- **Prompt**
Print every line of the listing exactly, please.

- **Dataset**

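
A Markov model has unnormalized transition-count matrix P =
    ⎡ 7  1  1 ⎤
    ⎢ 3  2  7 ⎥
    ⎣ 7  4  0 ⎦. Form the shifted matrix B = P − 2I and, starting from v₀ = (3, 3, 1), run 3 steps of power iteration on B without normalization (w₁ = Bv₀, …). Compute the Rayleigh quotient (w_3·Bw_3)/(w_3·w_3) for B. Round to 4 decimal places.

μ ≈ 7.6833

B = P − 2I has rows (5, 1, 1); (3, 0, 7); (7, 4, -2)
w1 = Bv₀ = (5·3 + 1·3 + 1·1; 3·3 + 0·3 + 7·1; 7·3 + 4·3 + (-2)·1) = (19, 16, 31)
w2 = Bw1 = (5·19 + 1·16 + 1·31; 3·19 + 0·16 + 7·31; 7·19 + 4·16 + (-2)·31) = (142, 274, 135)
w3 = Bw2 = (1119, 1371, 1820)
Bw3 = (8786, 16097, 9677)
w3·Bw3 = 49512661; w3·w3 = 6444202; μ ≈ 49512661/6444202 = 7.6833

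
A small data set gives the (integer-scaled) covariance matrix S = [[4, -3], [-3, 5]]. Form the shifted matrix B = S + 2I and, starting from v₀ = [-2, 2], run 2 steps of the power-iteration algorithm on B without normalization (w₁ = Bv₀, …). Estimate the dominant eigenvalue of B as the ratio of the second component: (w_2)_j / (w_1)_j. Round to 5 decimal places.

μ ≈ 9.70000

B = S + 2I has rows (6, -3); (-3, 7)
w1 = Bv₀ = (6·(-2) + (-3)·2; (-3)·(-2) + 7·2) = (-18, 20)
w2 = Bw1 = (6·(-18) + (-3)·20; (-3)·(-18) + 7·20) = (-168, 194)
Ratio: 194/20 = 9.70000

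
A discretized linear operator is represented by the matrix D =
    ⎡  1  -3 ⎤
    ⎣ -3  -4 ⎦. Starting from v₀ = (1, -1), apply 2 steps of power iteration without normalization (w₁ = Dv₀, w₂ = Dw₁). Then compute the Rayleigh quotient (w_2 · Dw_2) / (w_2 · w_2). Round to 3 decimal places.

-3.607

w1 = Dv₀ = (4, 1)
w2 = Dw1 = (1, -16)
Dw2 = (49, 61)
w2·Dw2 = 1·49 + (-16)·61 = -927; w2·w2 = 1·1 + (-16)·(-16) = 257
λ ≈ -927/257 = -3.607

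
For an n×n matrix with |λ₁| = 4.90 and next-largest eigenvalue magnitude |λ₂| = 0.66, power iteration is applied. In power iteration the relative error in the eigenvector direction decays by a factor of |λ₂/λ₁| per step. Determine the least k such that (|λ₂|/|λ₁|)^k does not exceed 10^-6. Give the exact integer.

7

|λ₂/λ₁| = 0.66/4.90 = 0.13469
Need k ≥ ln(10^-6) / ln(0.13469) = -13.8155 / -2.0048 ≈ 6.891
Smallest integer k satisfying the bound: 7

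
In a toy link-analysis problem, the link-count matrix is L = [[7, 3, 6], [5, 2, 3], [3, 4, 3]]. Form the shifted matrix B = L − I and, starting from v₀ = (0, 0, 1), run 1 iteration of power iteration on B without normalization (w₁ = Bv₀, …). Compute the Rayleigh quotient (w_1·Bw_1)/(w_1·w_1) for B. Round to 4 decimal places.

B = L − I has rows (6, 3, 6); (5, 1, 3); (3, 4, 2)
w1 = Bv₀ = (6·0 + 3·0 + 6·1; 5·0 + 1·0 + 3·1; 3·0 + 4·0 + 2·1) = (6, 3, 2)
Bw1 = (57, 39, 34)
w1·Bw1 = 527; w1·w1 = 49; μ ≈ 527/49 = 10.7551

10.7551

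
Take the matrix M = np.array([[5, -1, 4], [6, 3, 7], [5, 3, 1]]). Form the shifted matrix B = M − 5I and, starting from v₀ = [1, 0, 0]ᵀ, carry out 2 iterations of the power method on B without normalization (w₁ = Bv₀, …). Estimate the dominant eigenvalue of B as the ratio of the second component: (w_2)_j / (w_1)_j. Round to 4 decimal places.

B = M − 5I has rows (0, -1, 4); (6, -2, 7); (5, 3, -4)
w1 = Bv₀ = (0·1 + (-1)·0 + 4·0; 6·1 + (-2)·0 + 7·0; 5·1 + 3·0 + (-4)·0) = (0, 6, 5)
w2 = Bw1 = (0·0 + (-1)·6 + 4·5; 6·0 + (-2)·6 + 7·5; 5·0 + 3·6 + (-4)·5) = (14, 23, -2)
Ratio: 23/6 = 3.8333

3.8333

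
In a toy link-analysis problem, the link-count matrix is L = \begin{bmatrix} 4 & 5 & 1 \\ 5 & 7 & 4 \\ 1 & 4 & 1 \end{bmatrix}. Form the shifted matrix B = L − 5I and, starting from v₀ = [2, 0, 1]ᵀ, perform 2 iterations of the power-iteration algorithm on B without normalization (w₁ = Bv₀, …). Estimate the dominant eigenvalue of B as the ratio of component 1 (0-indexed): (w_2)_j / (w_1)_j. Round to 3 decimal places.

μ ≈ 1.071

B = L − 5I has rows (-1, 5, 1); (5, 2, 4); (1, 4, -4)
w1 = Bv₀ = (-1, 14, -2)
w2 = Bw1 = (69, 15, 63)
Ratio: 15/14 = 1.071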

- **Answer**
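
A Markov model has unnormalized transition-count matrix P =
    ⎡ 7  1  1 ⎤
    ⎢ 3  2  7 ⎥
    ⎣ 7  4  0 ⎦. Form the shifted matrix B = P − 2I and, starting from v₀ = (3, 3, 1), run 3 steps of power iteration on B without normalization (w₁ = Bv₀, …). Compute the Rayleigh quotient (w_3·Bw_3)/(w_3·w_3) for B. Round to 4 decimal places.

μ ≈ 7.6833

B = P − 2I has rows (5, 1, 1); (3, 0, 7); (7, 4, -2)
w1 = Bv₀ = (5·3 + 1·3 + 1·1; 3·3 + 0·3 + 7·1; 7·3 + 4·3 + (-2)·1) = (19, 16, 31)
w2 = Bw1 = (5·19 + 1·16 + 1·31; 3·19 + 0·16 + 7·31; 7·19 + 4·16 + (-2)·31) = (142, 274, 135)
w3 = Bw2 = (1119, 1371, 1820)
Bw3 = (8786, 16097, 9677)
w3·Bw3 = 49512661; w3·w3 = 6444202; μ ≈ 49512661/6444202 = 7.6833

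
A small data set gives the (integer-scaled) covariance matrix S = [[4, -3], [-3, 5]]. Form the shifted matrix B = S + 2I and, starting from v₀ = [-2, 2], run 2 steps of the power-iteration algorithm on B without normalization (w₁ = Bv₀, …). Estimate the dominant eigenvalue of B as the ratio of the second component: (w_2)_j / (w_1)_j. Round to 5 decimal places.

μ ≈ 9.70000

B = S + 2I has rows (6, -3); (-3, 7)
w1 = Bv₀ = (6·(-2) + (-3)·2; (-3)·(-2) + 7·2) = (-18, 20)
w2 = Bw1 = (6·(-18) + (-3)·20; (-3)·(-18) + 7·20) = (-168, 194)
Ratio: 194/20 = 9.70000

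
A discretized linear operator is represented by the matrix D =
    ⎡  1  -3 ⎤
    ⎣ -3  -4 ⎦. Starting from v₀ = (1, -1), apply 2 steps of power iteration without normalization (w₁ = Dv₀, w₂ = Dw₁). Then compute the Rayleigh quotient (w_2 · Dw_2) / (w_2 · w_2). Round to 3 decimal places.

-3.607

w1 = Dv₀ = (4, 1)
w2 = Dw1 = (1, -16)
Dw2 = (49, 61)
w2·Dw2 = 1·49 + (-16)·61 = -927; w2·w2 = 1·1 + (-16)·(-16) = 257
λ ≈ -927/257 = -3.607

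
For an n×n matrix with |λ₁| = 4.90 and next-largest eigenvalue magnitude |λ₂| = 0.66, power iteration is applied. In power iteration the relative error in the eigenvector direction decays by a factor of |λ₂/λ₁| per step. Determine the least k such that (|λ₂|/|λ₁|)^k does not exceed 10^-6. Give the exact integer.

7

|λ₂/λ₁| = 0.66/4.90 = 0.13469
Need k ≥ ln(10^-6) / ln(0.13469) = -13.8155 / -2.0048 ≈ 6.891
Smallest integer k satisfying the bound: 7

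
In a toy link-analysis problem, the link-count matrix is L = [[7, 3, 6], [5, 2, 3], [3, 4, 3]]. Form the shifted matrix B = L − I and, starting from v₀ = (0, 0, 1), run 1 iteration of power iteration on B without normalization (w₁ = Bv₀, …). Compute the Rayleigh quotient (w_1·Bw_1)/(w_1·w_1) for B. Round to 4 decimal places.

B = L − I has rows (6, 3, 6); (5, 1, 3); (3, 4, 2)
w1 = Bv₀ = (6·0 + 3·0 + 6·1; 5·0 + 1·0 + 3·1; 3·0 + 4·0 + 2·1) = (6, 3, 2)
Bw1 = (57, 39, 34)
w1·Bw1 = 527; w1·w1 = 49; μ ≈ 527/49 = 10.7551

10.7551

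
Take the matrix M = np.array([[5, -1, 4], [6, 3, 7], [5, 3, 1]]). Form the shifted matrix B = M − 5I and, starting from v₀ = [1, 0, 0]ᵀ, carry out 2 iterations of the power method on B without normalization (w₁ = Bv₀, …). Estimate the dominant eigenvalue of B as the ratio of the second component: (w_2)_j / (w_1)_j. Round to 4 decimal places.

B = M − 5I has rows (0, -1, 4); (6, -2, 7); (5, 3, -4)
w1 = Bv₀ = (0·1 + (-1)·0 + 4·0; 6·1 + (-2)·0 + 7·0; 5·1 + 3·0 + (-4)·0) = (0, 6, 5)
w2 = Bw1 = (0·0 + (-1)·6 + 4·5; 6·0 + (-2)·6 + 7·5; 5·0 + 3·6 + (-4)·5) = (14, 23, -2)
Ratio: 23/6 = 3.8333

3.8333

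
In a toy link-analysis problem, the link-count matrix is L = \begin{bmatrix} 4 & 5 & 1 \\ 5 & 7 & 4 \\ 1 & 4 & 1 \end{bmatrix}. Form the shifted matrix B = L − 5I and, starting from v₀ = [2, 0, 1]ᵀ, perform 2 iterations of the power-iteration algorithm on B without normalization (w₁ = Bv₀, …). Estimate the dominant eigenvalue of B as the ratio of component 1 (0-indexed): (w_2)_j / (w_1)_j. Round to 3 decimal places.

μ ≈ 1.071

B = L − 5I has rows (-1, 5, 1); (5, 2, 4); (1, 4, -4)
w1 = Bv₀ = (-1, 14, -2)
w2 = Bw1 = (69, 15, 63)
Ratio: 15/14 = 1.071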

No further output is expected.